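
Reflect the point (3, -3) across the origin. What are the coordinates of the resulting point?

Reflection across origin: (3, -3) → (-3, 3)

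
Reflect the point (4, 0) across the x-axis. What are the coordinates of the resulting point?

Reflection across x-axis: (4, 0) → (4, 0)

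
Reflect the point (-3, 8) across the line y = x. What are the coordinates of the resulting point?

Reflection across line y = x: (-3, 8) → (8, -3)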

+===+

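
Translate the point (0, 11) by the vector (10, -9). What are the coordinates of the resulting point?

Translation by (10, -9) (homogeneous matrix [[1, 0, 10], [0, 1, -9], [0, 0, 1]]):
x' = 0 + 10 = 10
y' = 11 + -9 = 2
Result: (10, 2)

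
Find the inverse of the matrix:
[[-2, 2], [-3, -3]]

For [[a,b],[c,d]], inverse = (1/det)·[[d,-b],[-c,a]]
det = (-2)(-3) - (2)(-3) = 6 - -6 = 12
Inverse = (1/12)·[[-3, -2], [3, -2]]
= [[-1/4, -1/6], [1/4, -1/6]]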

+===+

Problem ▸ Everything from the line with "Translate the point" through the line with "Find the inverse" in the listing above must be retyped exactly, with nothing added.

Response below ▸
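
Translate the point (0, 11) by the vector (10, -9). What are the coordinates of the resulting point?

Translation by (10, -9) (homogeneous matrix [[1, 0, 10], [0, 1, -9], [0, 0, 1]]):
x' = 0 + 10 = 10
y' = 11 + -9 = 2
Result: (10, 2)

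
Find the inverse of the matrix: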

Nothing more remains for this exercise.